[Records from a data source]
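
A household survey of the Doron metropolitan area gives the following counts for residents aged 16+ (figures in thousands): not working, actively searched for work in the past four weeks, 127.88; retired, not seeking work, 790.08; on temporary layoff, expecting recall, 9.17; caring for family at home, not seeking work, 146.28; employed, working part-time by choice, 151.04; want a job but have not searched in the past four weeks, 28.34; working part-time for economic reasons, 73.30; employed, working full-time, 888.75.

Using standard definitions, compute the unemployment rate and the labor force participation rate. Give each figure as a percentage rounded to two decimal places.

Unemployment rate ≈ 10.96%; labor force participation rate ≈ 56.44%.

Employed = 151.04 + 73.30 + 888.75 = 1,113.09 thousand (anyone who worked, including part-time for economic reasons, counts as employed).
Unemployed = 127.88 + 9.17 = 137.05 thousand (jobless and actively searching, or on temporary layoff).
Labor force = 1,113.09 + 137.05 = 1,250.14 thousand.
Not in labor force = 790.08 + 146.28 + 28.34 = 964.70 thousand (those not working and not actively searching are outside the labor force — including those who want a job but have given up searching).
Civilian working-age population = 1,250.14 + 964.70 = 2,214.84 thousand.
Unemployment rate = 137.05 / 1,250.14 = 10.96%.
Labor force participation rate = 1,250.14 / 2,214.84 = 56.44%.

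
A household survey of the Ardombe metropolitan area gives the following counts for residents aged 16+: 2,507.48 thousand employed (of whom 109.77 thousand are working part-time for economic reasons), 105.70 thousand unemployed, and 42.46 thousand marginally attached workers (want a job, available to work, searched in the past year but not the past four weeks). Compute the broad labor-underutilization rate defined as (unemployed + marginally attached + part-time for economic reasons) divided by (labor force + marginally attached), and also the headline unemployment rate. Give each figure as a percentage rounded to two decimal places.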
==
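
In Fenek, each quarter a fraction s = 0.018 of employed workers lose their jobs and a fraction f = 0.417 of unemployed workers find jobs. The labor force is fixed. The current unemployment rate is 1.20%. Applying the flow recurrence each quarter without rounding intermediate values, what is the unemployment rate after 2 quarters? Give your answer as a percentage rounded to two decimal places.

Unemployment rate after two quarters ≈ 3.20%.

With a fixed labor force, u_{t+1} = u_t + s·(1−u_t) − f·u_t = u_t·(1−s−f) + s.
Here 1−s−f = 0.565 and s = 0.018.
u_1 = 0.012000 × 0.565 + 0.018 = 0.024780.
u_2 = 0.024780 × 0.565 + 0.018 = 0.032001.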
==
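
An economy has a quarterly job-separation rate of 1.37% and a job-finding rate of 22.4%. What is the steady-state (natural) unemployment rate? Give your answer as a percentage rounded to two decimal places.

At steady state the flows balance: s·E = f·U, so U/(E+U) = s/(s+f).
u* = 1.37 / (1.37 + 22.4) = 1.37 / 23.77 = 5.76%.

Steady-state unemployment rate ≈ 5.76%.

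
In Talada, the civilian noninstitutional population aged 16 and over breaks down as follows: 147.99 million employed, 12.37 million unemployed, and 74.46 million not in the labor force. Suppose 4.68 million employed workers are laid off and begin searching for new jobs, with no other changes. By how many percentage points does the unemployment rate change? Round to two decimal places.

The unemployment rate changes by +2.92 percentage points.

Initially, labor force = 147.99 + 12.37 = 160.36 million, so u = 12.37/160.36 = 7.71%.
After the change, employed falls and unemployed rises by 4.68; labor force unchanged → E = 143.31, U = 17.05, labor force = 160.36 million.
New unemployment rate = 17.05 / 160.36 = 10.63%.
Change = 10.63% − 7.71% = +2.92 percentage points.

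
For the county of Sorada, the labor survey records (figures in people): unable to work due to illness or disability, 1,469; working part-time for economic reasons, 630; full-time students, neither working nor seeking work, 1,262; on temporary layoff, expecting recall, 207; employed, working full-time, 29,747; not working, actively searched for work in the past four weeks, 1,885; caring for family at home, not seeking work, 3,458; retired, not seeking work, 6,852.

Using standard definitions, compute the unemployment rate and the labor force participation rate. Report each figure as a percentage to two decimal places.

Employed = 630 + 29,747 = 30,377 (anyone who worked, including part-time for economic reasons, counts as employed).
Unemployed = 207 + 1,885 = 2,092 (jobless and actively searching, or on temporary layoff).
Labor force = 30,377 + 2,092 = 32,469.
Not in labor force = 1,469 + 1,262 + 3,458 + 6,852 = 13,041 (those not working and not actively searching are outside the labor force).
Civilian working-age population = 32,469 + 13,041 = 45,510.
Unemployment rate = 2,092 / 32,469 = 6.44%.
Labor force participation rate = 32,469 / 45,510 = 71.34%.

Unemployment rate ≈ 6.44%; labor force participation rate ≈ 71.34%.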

▶ ABOUT THIS EXERCISE
What is needed is every line of the records that contains the word "area".

▶ ANSWER SPACE
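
A household survey of the Doron metropolitan area gives the following counts for residents aged 16+ (figures in thousands): not working, actively searched for work in the past four weeks, 127.88; retired, not seeking work, 790.08; on temporary layoff, expecting recall, 9.17; caring for family at home, not seeking work, 146.28; employed, working part-time by choice, 151.04; want a job but have not searched in the past four weeks, 28.34; working part-time for economic reasons, 73.30; employed, working full-time, 888.75.
A household survey of the Ardombe metropolitan area gives the following counts for residents aged 16+: 2,507.48 thousand employed (of whom 109.77 thousand are working part-time for economic reasons), 105.70 thousand unemployed, and 42.46 thousand marginally attached workers (want a job, available to work, searched in the past year but not the past four weeks). Compute the broad labor-underutilization rate defined as (unemployed + marginally attached + part-time for economic reasons) divided by (labor force + marginally attached), and also the headline unemployment rate. Give each figure as a percentage rounded to two decimal places.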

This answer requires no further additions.